**Exercise material**

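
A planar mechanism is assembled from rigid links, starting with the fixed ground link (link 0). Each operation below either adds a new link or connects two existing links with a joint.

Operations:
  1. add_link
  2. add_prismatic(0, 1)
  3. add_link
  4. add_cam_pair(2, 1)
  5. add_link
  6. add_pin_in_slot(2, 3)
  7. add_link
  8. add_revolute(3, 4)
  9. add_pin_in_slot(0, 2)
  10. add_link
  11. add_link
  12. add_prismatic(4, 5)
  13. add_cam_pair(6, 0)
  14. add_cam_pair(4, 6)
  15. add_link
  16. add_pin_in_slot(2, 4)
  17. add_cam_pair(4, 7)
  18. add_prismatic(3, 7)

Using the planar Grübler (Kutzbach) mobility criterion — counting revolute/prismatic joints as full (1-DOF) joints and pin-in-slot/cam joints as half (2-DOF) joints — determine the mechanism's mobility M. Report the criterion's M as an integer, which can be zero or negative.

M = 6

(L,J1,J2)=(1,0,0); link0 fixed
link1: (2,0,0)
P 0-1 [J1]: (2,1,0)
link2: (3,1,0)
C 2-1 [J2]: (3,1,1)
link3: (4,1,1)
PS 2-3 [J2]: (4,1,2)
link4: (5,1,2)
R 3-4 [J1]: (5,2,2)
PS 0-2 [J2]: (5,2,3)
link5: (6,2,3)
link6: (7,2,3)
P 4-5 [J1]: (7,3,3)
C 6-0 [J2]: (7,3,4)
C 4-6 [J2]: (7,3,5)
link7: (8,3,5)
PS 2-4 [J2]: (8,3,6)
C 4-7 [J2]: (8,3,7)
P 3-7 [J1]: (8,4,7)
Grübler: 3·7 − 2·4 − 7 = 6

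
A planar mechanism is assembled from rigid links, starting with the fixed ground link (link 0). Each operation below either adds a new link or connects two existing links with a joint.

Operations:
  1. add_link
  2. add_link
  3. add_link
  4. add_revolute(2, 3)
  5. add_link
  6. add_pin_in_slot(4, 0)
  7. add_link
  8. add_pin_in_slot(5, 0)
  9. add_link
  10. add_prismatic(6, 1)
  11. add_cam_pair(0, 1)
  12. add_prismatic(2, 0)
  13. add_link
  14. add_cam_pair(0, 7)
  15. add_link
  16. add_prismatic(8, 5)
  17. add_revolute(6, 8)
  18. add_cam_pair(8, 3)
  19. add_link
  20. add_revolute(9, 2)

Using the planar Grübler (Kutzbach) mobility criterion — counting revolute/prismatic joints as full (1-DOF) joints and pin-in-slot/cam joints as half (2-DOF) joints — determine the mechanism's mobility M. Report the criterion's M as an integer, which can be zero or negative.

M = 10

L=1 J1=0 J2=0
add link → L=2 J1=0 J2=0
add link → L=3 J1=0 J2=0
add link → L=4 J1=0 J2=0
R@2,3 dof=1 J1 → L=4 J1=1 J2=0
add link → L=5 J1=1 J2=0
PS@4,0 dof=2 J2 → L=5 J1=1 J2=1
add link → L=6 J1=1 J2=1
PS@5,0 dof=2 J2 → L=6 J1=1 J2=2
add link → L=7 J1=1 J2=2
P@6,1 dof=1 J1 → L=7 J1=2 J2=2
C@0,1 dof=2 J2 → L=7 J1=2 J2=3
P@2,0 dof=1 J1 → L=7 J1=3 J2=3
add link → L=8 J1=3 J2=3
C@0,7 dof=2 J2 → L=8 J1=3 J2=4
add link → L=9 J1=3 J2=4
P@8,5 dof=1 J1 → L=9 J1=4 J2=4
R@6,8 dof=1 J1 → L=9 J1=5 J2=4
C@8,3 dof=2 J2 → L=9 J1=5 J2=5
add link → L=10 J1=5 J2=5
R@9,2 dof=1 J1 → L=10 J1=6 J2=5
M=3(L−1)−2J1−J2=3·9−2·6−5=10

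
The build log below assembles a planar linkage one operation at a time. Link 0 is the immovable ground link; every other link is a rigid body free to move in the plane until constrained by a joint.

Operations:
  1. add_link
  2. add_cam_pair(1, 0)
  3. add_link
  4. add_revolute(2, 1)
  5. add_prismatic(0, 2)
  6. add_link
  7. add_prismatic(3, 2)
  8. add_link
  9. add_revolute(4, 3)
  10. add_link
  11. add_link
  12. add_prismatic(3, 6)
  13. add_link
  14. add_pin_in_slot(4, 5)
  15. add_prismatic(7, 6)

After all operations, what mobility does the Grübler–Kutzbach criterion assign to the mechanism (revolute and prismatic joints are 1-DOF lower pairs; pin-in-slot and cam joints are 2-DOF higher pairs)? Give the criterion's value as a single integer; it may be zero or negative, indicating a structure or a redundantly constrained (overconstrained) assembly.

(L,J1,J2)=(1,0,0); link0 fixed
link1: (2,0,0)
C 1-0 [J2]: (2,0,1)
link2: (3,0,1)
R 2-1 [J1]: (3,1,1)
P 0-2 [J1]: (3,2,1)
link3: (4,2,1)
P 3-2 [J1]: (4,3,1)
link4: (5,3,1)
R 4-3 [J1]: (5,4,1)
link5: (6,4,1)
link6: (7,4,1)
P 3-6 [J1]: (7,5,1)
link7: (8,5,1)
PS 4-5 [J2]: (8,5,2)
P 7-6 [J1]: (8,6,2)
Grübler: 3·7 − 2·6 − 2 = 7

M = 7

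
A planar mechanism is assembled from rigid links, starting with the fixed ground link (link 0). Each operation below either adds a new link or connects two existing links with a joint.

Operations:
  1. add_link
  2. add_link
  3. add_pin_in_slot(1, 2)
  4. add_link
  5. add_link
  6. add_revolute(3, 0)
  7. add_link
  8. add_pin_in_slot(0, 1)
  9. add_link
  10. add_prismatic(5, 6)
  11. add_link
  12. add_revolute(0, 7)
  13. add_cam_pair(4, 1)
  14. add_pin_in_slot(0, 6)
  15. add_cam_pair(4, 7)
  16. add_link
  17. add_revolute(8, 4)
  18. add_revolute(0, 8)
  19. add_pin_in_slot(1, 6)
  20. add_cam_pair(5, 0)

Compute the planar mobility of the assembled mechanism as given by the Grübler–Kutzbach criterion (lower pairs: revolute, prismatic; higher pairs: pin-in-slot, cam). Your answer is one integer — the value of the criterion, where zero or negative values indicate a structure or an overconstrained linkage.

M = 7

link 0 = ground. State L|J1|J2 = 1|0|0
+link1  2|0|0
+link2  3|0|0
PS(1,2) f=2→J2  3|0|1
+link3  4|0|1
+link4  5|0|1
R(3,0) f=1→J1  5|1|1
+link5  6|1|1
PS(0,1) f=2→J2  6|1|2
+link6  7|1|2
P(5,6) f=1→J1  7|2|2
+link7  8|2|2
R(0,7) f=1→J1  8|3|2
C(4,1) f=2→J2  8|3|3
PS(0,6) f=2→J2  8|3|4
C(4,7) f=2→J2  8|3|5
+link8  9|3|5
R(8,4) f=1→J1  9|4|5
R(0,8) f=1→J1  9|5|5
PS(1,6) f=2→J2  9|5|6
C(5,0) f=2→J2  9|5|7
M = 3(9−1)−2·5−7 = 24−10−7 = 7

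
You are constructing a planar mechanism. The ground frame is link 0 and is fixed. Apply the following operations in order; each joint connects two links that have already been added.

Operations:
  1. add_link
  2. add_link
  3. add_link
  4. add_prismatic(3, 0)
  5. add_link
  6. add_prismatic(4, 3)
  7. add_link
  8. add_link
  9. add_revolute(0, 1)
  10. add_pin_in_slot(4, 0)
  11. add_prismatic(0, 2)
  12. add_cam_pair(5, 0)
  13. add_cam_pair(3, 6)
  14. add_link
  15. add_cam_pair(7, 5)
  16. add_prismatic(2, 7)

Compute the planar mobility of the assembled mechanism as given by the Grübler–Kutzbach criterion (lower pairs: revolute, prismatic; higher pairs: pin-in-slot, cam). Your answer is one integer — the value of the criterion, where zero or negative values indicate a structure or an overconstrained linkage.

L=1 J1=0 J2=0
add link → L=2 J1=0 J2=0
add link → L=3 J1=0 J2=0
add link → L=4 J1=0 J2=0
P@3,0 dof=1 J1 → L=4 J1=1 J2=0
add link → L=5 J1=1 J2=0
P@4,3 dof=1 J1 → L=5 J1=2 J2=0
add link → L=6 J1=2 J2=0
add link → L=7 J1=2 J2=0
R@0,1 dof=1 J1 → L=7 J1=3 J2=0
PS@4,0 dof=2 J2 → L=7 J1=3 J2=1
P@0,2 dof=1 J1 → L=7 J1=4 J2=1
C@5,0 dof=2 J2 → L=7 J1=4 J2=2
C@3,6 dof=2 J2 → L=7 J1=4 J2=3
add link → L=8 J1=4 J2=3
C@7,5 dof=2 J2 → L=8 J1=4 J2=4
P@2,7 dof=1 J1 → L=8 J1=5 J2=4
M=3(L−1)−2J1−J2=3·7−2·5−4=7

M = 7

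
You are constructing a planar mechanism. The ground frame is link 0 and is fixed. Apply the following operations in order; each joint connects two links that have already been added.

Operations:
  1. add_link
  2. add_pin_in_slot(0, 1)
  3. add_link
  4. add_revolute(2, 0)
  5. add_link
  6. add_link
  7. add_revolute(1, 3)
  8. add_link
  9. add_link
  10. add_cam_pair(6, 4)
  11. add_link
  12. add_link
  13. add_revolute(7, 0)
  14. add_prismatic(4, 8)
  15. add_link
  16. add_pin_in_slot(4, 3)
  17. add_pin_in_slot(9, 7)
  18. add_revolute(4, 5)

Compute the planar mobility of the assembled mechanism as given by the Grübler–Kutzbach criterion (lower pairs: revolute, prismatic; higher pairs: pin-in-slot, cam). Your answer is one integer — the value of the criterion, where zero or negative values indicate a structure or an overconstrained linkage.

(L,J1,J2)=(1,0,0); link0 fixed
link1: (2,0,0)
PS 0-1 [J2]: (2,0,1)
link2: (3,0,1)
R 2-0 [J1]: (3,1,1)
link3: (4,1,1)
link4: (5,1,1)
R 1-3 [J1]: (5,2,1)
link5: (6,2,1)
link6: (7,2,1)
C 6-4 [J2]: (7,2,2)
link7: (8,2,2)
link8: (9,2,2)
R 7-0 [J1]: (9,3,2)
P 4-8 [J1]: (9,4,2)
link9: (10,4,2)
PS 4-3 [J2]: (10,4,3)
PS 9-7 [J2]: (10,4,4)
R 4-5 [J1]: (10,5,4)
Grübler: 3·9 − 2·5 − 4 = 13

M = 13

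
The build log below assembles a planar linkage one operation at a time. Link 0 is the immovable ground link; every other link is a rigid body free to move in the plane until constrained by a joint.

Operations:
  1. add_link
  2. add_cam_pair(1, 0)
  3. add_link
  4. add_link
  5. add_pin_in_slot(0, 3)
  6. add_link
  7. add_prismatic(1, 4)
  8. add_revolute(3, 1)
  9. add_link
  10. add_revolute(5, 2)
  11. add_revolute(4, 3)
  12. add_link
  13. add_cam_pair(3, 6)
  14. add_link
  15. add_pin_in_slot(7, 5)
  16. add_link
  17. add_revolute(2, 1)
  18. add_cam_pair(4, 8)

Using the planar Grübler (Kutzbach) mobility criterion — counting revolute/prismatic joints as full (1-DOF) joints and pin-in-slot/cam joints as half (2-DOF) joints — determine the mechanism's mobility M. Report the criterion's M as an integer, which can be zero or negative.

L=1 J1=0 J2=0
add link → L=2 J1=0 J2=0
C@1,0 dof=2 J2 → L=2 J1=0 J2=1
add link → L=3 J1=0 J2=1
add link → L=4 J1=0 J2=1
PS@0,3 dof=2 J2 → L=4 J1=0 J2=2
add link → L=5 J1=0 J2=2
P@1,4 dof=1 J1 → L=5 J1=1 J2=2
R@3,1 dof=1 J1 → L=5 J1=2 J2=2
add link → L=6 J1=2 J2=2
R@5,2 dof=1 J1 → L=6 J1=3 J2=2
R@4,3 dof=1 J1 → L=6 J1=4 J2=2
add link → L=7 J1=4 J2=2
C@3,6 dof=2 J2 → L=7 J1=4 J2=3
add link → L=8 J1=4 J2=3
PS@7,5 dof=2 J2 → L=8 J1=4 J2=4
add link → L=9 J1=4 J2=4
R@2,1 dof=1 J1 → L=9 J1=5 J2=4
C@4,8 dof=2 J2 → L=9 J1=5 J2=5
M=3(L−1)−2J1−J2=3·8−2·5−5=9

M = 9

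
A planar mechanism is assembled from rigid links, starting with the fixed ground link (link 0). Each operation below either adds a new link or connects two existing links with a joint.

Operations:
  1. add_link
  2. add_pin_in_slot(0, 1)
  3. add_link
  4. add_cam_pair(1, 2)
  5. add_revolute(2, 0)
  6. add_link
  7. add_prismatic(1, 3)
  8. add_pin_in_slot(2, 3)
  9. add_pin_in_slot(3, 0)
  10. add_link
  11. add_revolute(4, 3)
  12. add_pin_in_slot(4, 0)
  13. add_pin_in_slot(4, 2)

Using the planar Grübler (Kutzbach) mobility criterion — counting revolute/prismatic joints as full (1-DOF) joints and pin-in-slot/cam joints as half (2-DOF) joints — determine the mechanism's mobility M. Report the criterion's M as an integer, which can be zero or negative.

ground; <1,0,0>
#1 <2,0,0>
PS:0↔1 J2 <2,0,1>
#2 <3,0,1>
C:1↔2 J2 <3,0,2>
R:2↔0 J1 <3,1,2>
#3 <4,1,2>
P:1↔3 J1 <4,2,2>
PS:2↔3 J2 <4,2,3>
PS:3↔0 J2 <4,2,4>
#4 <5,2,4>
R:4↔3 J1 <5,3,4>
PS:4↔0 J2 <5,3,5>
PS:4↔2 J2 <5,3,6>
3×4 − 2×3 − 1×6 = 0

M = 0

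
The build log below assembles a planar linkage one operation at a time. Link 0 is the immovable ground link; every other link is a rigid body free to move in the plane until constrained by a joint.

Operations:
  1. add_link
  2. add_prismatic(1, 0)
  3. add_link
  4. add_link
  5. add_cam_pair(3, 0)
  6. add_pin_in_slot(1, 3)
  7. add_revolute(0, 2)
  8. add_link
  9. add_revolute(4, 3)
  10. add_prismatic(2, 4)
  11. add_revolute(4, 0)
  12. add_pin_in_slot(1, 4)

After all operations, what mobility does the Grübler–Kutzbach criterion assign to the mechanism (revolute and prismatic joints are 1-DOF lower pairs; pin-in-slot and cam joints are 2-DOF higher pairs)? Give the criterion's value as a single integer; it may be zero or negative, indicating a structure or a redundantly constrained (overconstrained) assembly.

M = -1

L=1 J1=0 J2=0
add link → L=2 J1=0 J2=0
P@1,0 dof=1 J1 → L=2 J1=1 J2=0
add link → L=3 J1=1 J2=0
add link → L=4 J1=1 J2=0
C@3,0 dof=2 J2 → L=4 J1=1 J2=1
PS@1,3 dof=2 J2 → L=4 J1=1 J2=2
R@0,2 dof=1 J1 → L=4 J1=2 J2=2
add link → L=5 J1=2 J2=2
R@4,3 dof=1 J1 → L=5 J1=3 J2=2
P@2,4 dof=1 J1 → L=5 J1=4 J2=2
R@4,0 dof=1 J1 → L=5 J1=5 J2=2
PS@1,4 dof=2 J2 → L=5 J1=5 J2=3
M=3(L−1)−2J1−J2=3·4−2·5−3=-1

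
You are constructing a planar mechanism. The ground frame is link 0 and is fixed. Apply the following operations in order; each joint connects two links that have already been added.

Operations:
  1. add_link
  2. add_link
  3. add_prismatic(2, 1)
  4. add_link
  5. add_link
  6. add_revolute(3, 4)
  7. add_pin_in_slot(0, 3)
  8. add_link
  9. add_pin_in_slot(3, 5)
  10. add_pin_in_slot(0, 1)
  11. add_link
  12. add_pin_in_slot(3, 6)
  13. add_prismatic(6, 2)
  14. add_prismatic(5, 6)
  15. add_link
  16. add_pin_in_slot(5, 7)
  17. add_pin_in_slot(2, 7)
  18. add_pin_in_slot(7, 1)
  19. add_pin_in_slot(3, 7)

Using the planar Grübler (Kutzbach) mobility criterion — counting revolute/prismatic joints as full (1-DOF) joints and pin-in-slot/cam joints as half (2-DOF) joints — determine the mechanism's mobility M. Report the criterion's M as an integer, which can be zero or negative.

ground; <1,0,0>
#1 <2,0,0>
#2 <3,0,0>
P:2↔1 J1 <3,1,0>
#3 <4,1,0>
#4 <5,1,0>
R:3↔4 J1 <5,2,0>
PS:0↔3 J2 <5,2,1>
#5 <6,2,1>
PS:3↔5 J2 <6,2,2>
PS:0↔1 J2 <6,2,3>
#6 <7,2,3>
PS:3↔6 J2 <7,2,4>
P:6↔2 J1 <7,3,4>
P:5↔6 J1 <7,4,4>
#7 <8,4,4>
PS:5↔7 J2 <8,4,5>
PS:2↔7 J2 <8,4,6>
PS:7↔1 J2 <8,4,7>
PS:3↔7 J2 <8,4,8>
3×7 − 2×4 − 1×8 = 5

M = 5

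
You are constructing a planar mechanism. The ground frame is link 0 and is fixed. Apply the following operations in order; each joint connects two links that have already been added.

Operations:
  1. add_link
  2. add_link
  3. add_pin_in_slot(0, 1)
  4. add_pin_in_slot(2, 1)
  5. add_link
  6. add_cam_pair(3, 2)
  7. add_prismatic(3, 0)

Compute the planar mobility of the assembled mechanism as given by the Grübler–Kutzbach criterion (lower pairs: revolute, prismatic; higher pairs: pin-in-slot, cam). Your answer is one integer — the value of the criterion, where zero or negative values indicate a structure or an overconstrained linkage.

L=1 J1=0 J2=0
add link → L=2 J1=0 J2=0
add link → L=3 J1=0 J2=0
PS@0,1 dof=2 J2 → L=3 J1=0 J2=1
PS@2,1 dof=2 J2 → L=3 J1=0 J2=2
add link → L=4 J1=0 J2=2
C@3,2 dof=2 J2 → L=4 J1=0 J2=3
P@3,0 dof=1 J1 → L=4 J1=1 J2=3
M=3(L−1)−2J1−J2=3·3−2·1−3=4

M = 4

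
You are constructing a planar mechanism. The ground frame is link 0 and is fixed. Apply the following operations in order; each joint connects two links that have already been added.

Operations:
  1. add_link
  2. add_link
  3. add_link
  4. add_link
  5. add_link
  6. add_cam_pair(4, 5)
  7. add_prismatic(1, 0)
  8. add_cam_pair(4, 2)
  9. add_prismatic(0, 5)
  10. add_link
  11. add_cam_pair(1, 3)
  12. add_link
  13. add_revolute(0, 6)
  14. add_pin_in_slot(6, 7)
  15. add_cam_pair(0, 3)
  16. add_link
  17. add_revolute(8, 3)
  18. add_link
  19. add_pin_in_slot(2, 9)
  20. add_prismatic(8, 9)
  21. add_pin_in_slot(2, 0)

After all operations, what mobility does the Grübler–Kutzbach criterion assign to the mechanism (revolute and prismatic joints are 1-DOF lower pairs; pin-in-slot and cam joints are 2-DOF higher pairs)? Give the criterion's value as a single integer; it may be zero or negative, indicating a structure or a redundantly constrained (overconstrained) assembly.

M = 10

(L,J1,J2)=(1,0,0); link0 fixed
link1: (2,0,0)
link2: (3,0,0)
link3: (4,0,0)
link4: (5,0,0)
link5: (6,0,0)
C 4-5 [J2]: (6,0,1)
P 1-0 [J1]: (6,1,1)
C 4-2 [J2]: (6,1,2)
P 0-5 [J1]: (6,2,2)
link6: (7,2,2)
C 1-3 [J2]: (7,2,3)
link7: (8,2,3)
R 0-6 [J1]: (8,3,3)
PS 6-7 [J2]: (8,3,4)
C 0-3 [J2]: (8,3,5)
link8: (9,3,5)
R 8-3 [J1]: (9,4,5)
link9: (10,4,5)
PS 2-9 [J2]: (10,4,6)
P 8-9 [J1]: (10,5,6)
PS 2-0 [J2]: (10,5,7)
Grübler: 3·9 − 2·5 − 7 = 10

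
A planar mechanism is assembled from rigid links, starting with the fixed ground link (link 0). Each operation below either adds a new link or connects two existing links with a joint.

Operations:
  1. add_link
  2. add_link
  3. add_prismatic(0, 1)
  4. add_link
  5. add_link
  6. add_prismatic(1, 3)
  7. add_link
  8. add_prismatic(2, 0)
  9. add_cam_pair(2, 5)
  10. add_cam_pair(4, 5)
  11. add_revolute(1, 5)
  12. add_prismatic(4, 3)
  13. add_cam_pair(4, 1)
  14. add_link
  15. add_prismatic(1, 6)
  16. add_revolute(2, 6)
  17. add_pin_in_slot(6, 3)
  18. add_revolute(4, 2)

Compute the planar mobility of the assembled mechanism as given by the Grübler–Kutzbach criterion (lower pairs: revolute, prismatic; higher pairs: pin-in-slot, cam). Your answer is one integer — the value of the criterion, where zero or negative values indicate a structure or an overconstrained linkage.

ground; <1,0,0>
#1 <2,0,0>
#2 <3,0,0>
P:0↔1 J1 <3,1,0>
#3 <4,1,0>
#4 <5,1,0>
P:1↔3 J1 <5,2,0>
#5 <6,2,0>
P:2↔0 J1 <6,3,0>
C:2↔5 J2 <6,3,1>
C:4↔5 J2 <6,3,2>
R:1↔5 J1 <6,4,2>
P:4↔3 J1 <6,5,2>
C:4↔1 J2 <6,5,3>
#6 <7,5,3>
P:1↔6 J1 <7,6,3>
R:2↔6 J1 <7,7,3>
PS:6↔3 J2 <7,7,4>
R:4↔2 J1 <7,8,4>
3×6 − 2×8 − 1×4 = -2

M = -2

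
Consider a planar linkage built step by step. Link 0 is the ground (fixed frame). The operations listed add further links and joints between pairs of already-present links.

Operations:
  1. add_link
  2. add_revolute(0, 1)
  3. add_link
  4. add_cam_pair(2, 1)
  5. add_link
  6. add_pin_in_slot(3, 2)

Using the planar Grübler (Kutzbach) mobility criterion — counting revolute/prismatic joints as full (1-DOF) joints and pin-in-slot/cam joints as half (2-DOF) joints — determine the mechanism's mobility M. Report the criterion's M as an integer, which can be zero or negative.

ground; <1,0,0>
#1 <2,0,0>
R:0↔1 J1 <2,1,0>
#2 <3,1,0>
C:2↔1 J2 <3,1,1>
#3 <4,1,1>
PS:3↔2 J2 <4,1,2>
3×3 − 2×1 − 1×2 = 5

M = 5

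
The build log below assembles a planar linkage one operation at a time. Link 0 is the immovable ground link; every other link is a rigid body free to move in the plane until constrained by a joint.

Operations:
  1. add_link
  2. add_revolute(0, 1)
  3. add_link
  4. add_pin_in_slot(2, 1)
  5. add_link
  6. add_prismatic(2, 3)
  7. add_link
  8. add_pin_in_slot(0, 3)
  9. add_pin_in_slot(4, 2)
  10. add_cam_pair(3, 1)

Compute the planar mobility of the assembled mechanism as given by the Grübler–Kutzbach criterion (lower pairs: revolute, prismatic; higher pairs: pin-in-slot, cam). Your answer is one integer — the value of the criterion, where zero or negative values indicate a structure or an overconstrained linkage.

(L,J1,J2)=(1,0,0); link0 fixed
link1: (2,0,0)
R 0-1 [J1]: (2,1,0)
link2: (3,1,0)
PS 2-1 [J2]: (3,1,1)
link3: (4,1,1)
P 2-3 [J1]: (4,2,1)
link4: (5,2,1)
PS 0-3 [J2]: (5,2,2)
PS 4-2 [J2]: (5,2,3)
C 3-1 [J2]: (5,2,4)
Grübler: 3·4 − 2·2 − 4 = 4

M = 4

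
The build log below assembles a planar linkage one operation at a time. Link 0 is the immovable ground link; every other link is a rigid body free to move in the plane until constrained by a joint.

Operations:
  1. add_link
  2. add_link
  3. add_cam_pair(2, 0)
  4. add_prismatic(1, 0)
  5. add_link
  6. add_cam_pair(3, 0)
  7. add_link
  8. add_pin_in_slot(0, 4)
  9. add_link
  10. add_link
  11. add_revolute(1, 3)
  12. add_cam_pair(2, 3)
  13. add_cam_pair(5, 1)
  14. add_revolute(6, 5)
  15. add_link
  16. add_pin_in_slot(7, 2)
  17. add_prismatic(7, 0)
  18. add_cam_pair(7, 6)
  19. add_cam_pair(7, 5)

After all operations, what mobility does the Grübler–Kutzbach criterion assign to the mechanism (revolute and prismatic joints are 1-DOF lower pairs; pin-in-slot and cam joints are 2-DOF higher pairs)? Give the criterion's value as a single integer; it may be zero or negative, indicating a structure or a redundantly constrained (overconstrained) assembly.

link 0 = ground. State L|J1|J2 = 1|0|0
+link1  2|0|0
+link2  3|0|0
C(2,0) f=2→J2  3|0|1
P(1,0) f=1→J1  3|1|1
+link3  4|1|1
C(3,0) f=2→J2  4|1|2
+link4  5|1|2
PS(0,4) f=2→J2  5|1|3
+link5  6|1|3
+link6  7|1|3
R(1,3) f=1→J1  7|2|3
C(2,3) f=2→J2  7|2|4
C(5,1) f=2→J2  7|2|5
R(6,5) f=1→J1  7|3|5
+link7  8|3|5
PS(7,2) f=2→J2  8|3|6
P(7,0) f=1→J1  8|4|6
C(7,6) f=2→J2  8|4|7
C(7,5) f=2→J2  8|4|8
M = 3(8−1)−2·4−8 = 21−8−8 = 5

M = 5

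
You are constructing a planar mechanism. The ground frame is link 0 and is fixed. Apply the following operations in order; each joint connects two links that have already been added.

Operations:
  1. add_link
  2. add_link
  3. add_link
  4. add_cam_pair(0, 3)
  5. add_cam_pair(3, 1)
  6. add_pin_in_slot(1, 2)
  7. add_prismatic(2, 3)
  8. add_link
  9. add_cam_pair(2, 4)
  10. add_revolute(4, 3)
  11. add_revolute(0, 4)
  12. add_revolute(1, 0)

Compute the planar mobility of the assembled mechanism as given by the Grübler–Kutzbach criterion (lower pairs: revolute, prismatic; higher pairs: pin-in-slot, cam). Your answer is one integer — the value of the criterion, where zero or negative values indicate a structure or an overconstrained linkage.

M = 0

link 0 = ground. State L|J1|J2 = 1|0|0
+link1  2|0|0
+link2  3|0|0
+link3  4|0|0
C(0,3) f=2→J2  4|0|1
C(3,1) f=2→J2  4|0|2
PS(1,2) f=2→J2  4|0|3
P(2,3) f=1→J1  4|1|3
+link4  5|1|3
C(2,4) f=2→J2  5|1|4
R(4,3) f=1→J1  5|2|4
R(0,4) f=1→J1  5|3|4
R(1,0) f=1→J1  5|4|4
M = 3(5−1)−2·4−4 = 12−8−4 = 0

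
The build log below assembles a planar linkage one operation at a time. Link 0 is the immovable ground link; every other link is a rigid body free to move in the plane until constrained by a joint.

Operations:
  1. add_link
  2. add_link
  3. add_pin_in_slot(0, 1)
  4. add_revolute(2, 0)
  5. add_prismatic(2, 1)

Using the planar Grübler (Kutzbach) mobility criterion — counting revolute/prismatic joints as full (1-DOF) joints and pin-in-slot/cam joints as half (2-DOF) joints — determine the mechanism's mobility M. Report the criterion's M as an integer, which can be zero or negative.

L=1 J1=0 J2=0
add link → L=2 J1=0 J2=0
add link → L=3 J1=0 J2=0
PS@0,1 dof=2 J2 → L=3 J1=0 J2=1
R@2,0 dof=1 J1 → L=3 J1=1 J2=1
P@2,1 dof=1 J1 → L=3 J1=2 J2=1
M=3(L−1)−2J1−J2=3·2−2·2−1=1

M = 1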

**The task**
Only the lines above from the one with "6. add_prismatic(2, 3)" up to and including the one with "10. add_cam_pair(3, 1)" should be repeated, exactly as written.

**Your solution**
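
  6. add_prismatic(2, 3)
  7. add_link
  8. add_pin_in_slot(0, 3)
  9. add_pin_in_slot(4, 2)
  10. add_cam_pair(3, 1)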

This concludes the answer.